• TASK PROMPT
Each record is to be transcribed in full and exactly.

- Opening Delimiter -

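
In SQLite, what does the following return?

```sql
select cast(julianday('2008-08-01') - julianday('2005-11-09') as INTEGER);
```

21 days remain in November 2005 after the 9th (30 − 9).
Full months from December 2005 through July 2008 contribute their day counts.
Then 1 day into August 2008.
Total: 21 + 31 + 31 + 28 + 31 + 30 + 31 + 30 + 31 + 31 + 30 + 31 + 30 + 31 + 31 + 28 + 31 + 30 + 31 + 30 + 31 + 31 + 30 + 31 + 30 + 31 + 31 + 29 + 31 + 30 + 31 + 30 + 31 + 1 = 996.

996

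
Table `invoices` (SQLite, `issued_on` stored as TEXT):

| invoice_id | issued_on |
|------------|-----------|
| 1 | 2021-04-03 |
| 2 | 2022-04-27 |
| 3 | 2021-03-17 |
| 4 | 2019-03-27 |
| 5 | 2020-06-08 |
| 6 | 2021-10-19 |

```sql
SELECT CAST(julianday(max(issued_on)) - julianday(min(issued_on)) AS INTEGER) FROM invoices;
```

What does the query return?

MIN = 2019-03-27, MAX = 2022-04-27.
4 days remain in March 2019 after the 27th (31 − 27).
Full months from April 2019 through March 2022 contribute their day counts.
Then 27 days into April 2022.
Total: 4 + 30 + 31 + 30 + 31 + 31 + 30 + 31 + 30 + 31 + 31 + 29 + 31 + 30 + 31 + 30 + 31 + 31 + 30 + 31 + 30 + 31 + 31 + 28 + 31 + 30 + 31 + 30 + 31 + 31 + 30 + 31 + 30 + 31 + 31 + 28 + 31 + 27 = 1127.

1127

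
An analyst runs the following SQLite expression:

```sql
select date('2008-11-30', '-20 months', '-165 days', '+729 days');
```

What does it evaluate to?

Adding -20 months to 2008-11-30 gives 2007-03-30.
Applying '-165 days' to 2007-03-30: counting 165 days back gives 2006-10-16.
Applying '+729 days' to 2006-10-16: counting 729 days forward gives 2008-10-14.

2008-10-14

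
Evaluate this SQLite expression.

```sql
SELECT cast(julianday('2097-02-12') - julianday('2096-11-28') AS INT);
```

76

2 days remain in November 2096 after the 28th (30 − 28).
December 2096: 31 days.
January 2097: 31 days.
Then 12 days into February 2097.
Total: 2 + 31 + 31 + 12 = 76.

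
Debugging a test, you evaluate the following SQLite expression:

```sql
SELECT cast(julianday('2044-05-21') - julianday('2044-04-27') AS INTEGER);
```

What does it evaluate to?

24

3 days remain in April 2044 after the 27th (30 − 27).
Then 21 days into May 2044.
Total: 3 + 21 = 24.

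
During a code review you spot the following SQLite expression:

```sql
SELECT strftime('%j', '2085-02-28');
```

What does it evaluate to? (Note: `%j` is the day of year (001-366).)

059

Day-of-year for 2085-02-28: days since 2085-01-01 inclusive = 59, zero-padded to 059.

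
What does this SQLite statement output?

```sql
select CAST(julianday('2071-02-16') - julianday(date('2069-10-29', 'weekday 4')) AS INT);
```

`weekday 4` advances to the next Thursday; 2069-10-29 is a Tuesday, so it moves forward to 2069-10-31.
0 days remain in October 2069 after the 31st (31 − 31).
Full months from November 2069 through January 2071 contribute their day counts.
Then 16 days into February 2071.
Total: 0 + 30 + 31 + 31 + 28 + 31 + 30 + 31 + 30 + 31 + 31 + 30 + 31 + 30 + 31 + 31 + 16 = 473.

473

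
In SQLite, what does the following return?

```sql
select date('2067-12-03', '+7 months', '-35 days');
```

2068-05-29

Adding +7 months to 2067-12-03 gives 2068-07-03.
Going back 3 days from 2068-07-03 reaches 2068-06-30 (last day of June, 30 days).
Going back 30 days from 2068-06-30 reaches 2068-05-31 (last day of May, 31 days).
Going back 2 days within May lands on 2068-05-29.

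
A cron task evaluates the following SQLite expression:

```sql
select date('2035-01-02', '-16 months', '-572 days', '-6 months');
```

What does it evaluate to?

Adding -16 months to 2035-01-02 gives 2033-09-02.
Applying '-572 days' to 2033-09-02: counting 572 days back gives 2032-02-08.
Adding -6 months to 2032-02-08 gives 2031-08-08.

2031-08-08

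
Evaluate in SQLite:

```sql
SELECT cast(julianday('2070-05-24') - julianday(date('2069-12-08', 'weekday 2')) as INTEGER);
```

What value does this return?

165

`weekday 2` advances to the next Tuesday; 2069-12-08 is a Sunday, so it moves forward to 2069-12-10.
21 days remain in December 2069 after the 10th (31 − 10).
January 2070: 31 days.
February 2070: 28 days.
March 2070: 31 days.
April 2070: 30 days.
Then 24 days into May 2070.
Total: 21 + 31 + 28 + 31 + 30 + 24 = 165.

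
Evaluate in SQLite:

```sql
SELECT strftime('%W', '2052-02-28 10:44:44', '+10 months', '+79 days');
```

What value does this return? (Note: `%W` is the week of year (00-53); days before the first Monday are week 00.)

First apply '+10 months', '+79 days': 2052-02-28 10:44:44 → 2053-03-17 10:44:44.
2053-03-17 is a Monday. SQLite's %W counts Mondays since the year started; the result is 11.

11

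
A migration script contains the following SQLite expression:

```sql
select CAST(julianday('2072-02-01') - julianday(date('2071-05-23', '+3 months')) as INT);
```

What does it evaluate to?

162

Adding +3 months to 2071-05-23 gives 2071-08-23.
8 days remain in August 2071 after the 23rd (31 − 23).
September 2071: 30 days.
October 2071: 31 days.
November 2071: 30 days.
December 2071: 31 days.
January 2072: 31 days.
Then 1 day into February 2072.
Total: 8 + 30 + 31 + 30 + 31 + 31 + 1 = 162.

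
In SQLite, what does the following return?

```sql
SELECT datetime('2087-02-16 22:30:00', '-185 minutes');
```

2087-02-16 19:25:00

185 minutes = 3h 5m; -185 minutes from 2087-02-16 22:30:00 is 2087-02-16 19:25:00.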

- Closing Delimiter -

• EXERCISE SOLUTION
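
In SQLite, what does the following return?

```sql
select cast(julianday('2008-08-01') - julianday('2005-11-09') as INTEGER);
```

21 days remain in November 2005 after the 9th (30 − 9).
Full months from December 2005 through July 2008 contribute their day counts.
Then 1 day into August 2008.
Total: 21 + 31 + 31 + 28 + 31 + 30 + 31 + 30 + 31 + 31 + 30 + 31 + 30 + 31 + 31 + 28 + 31 + 30 + 31 + 30 + 31 + 31 + 30 + 31 + 30 + 31 + 31 + 29 + 31 + 30 + 31 + 30 + 31 + 1 = 996.

996

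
Table `invoices` (SQLite, `issued_on` stored as TEXT):

| invoice_id | issued_on |
|------------|-----------|
| 1 | 2021-04-03 |
| 2 | 2022-04-27 |
| 3 | 2021-03-17 |
| 4 | 2019-03-27 |
| 5 | 2020-06-08 |
| 6 | 2021-10-19 |

```sql
SELECT CAST(julianday(max(issued_on)) - julianday(min(issued_on)) AS INTEGER) FROM invoices;
```

What does the query return?

MIN = 2019-03-27, MAX = 2022-04-27.
4 days remain in March 2019 after the 27th (31 − 27).
Full months from April 2019 through March 2022 contribute their day counts.
Then 27 days into April 2022.
Total: 4 + 30 + 31 + 30 + 31 + 31 + 30 + 31 + 30 + 31 + 31 + 29 + 31 + 30 + 31 + 30 + 31 + 31 + 30 + 31 + 30 + 31 + 31 + 28 + 31 + 30 + 31 + 30 + 31 + 31 + 30 + 31 + 30 + 31 + 31 + 28 + 31 + 27 = 1127.

1127

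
An analyst runs the following SQLite expression:

```sql
select date('2008-11-30', '-20 months', '-165 days', '+729 days');
```

What does it evaluate to?

Adding -20 months to 2008-11-30 gives 2007-03-30.
Applying '-165 days' to 2007-03-30: counting 165 days back gives 2006-10-16.
Applying '+729 days' to 2006-10-16: counting 729 days forward gives 2008-10-14.

2008-10-14

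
Evaluate this SQLite expression.

```sql
SELECT cast(julianday('2097-02-12') - julianday('2096-11-28') AS INT);
```

76

2 days remain in November 2096 after the 28th (30 − 28).
December 2096: 31 days.
January 2097: 31 days.
Then 12 days into February 2097.
Total: 2 + 31 + 31 + 12 = 76.

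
Debugging a test, you evaluate the following SQLite expression:

```sql
SELECT cast(julianday('2044-05-21') - julianday('2044-04-27') AS INTEGER);
```

What does it evaluate to?

24

3 days remain in April 2044 after the 27th (30 − 27).
Then 21 days into May 2044.
Total: 3 + 21 = 24.

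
During a code review you spot the following SQLite expression:

```sql
SELECT strftime('%j', '2085-02-28');
```

What does it evaluate to? (Note: `%j` is the day of year (001-366).)

059

Day-of-year for 2085-02-28: days since 2085-01-01 inclusive = 59, zero-padded to 059.

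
What does this SQLite statement output?

```sql
select CAST(julianday('2071-02-16') - julianday(date('2069-10-29', 'weekday 4')) AS INT);
```

`weekday 4` advances to the next Thursday; 2069-10-29 is a Tuesday, so it moves forward to 2069-10-31.
0 days remain in October 2069 after the 31st (31 − 31).
Full months from November 2069 through January 2071 contribute their day counts.
Then 16 days into February 2071.
Total: 0 + 30 + 31 + 31 + 28 + 31 + 30 + 31 + 30 + 31 + 31 + 30 + 31 + 30 + 31 + 31 + 16 = 473.

473

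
In SQLite, what does the following return?

```sql
select date('2067-12-03', '+7 months', '-35 days');
```

2068-05-29

Adding +7 months to 2067-12-03 gives 2068-07-03.
Going back 3 days from 2068-07-03 reaches 2068-06-30 (last day of June, 30 days).
Going back 30 days from 2068-06-30 reaches 2068-05-31 (last day of May, 31 days).
Going back 2 days within May lands on 2068-05-29.

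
A cron task evaluates the following SQLite expression:

```sql
select date('2035-01-02', '-16 months', '-572 days', '-6 months');
```

What does it evaluate to?

Adding -16 months to 2035-01-02 gives 2033-09-02.
Applying '-572 days' to 2033-09-02: counting 572 days back gives 2032-02-08.
Adding -6 months to 2032-02-08 gives 2031-08-08.

2031-08-08

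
Evaluate in SQLite:

```sql
SELECT cast(julianday('2070-05-24') - julianday(date('2069-12-08', 'weekday 2')) as INTEGER);
```

What value does this return?

165

`weekday 2` advances to the next Tuesday; 2069-12-08 is a Sunday, so it moves forward to 2069-12-10.
21 days remain in December 2069 after the 10th (31 − 10).
January 2070: 31 days.
February 2070: 28 days.
March 2070: 31 days.
April 2070: 30 days.
Then 24 days into May 2070.
Total: 21 + 31 + 28 + 31 + 30 + 24 = 165.

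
Evaluate in SQLite:

```sql
SELECT strftime('%W', '2052-02-28 10:44:44', '+10 months', '+79 days');
```

What value does this return? (Note: `%W` is the week of year (00-53); days before the first Monday are week 00.)

First apply '+10 months', '+79 days': 2052-02-28 10:44:44 → 2053-03-17 10:44:44.
2053-03-17 is a Monday. SQLite's %W counts Mondays since the year started; the result is 11.

11

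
A migration script contains the following SQLite expression:

```sql
select CAST(julianday('2072-02-01') - julianday(date('2071-05-23', '+3 months')) as INT);
```

What does it evaluate to?

162

Adding +3 months to 2071-05-23 gives 2071-08-23.
8 days remain in August 2071 after the 23rd (31 − 23).
September 2071: 30 days.
October 2071: 31 days.
November 2071: 30 days.
December 2071: 31 days.
January 2072: 31 days.
Then 1 day into February 2072.
Total: 8 + 30 + 31 + 30 + 31 + 31 + 1 = 162.

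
In SQLite, what does the following return?

```sql
SELECT datetime('2087-02-16 22:30:00', '-185 minutes');
```

2087-02-16 19:25:00

185 minutes = 3h 5m; -185 minutes from 2087-02-16 22:30:00 is 2087-02-16 19:25:00.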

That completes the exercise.